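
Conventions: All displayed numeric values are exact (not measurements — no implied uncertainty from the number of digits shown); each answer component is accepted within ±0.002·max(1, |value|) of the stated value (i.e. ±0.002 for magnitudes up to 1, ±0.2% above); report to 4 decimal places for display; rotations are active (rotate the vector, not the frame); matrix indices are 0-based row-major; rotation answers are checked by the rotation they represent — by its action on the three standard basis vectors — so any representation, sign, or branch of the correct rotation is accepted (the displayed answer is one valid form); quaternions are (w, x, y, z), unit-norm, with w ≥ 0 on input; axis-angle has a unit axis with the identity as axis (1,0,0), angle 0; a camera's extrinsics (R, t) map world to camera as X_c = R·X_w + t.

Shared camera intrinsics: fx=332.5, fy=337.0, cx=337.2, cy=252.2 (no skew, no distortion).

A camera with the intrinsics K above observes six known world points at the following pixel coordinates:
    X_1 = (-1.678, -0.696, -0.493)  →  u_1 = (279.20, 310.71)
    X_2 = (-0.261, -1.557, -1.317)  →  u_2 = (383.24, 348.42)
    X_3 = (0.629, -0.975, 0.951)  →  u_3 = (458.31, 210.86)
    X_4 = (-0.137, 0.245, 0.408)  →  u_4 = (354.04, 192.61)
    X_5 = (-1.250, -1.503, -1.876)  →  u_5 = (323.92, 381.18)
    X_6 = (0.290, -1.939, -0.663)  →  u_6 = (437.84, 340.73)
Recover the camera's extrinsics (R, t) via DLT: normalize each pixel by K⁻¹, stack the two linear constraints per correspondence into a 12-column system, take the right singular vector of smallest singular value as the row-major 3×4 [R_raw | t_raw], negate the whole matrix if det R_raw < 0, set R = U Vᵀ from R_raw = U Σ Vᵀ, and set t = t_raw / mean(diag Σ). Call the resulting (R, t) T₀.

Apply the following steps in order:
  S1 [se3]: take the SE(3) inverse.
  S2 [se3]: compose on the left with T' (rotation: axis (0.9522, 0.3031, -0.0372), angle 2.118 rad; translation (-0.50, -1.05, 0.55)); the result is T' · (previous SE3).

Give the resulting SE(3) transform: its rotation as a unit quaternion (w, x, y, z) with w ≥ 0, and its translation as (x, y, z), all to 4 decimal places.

source (pnp_recover): camera pose = R=[0.8995 -0.4266 0.0948; -0.2926 -0.7490 -0.5945; 0.3246 0.5070 -0.7985], t=(0.4399, -0.4899, 5.1992)
after S1 (invert_se3): R=[0.8995 -0.2926 0.3246; -0.4266 -0.7490 0.5070; 0.0948 -0.5945 -0.7985], t=(-2.2266, -2.8153, 3.8185)
after S2 (compose_se3): R=[0.5906 -0.7254 0.3534; 0.4497 0.6596 0.6022; -0.6700 -0.1967 0.7158], t=(-2.9529, -4.0556, -2.9735)

rotation (quat) = (0.8611, -0.2319, 0.2971, 0.3412), translation = (-2.9529, -4.0556, -2.9735)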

Assigned task — Return the whole listing above verbatim.

Response area —
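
Conventions: All displayed numeric values are exact (not measurements — no implied uncertainty from the number of digits shown); each answer component is accepted within ±0.002·max(1, |value|) of the stated value (i.e. ±0.002 for magnitudes up to 1, ±0.2% above); report to 4 decimal places for display; rotations are active (rotate the vector, not the frame); matrix indices are 0-based row-major; rotation answers are checked by the rotation they represent — by its action on the three standard basis vectors — so any representation, sign, or branch of the correct rotation is accepted (the displayed answer is one valid form); quaternions are (w, x, y, z), unit-norm, with w ≥ 0 on input; axis-angle has a unit axis with the identity as axis (1,0,0), angle 0; a camera's extrinsics (R, t) map world to camera as X_c = R·X_w + t.

Shared camera intrinsics: fx=332.5, fy=337.0, cx=337.2, cy=252.2 (no skew, no distortion).

A camera with the intrinsics K above observes six known world points at the following pixel coordinates:
    X_1 = (-1.678, -0.696, -0.493)  →  u_1 = (279.20, 310.71)
    X_2 = (-0.261, -1.557, -1.317)  →  u_2 = (383.24, 348.42)
    X_3 = (0.629, -0.975, 0.951)  →  u_3 = (458.31, 210.86)
    X_4 = (-0.137, 0.245, 0.408)  →  u_4 = (354.04, 192.61)
    X_5 = (-1.250, -1.503, -1.876)  →  u_5 = (323.92, 381.18)
    X_6 = (0.290, -1.939, -0.663)  →  u_6 = (437.84, 340.73)
Recover the camera's extrinsics (R, t) via DLT: normalize each pixel by K⁻¹, stack the two linear constraints per correspondence into a 12-column system, take the right singular vector of smallest singular value as the row-major 3×4 [R_raw | t_raw], negate the whole matrix if det R_raw < 0, set R = U Vᵀ from R_raw = U Σ Vᵀ, and set t = t_raw / mean(diag Σ). Call the resulting (R, t) T₀.

Apply the following steps in order:
  S1 [se3]: take the SE(3) inverse.
  S2 [se3]: compose on the left with T' (rotation: axis (0.9522, 0.3031, -0.0372), angle 2.118 rad; translation (-0.50, -1.05, 0.55)); the result is T' · (previous SE3).

Give the resulting SE(3) transform: its rotation as a unit quaternion (w, x, y, z) with w ≥ 0, and its translation as (x, y, z), all to 4 decimal places.

source (pnp_recover): camera pose = R=[0.8995 -0.4266 0.0948; -0.2926 -0.7490 -0.5945; 0.3246 0.5070 -0.7985], t=(0.4399, -0.4899, 5.1992)
after S1 (invert_se3): R=[0.8995 -0.2926 0.3246; -0.4266 -0.7490 0.5070; 0.0948 -0.5945 -0.7985], t=(-2.2266, -2.8153, 3.8185)
after S2 (compose_se3): R=[0.5906 -0.7254 0.3534; 0.4497 0.6596 0.6022; -0.6700 -0.1967 0.7158], t=(-2.9529, -4.0556, -2.9735)

rotation (quat) = (0.8611, -0.2319, 0.2971, 0.3412), translation = (-2.9529, -4.0556, -2.9735)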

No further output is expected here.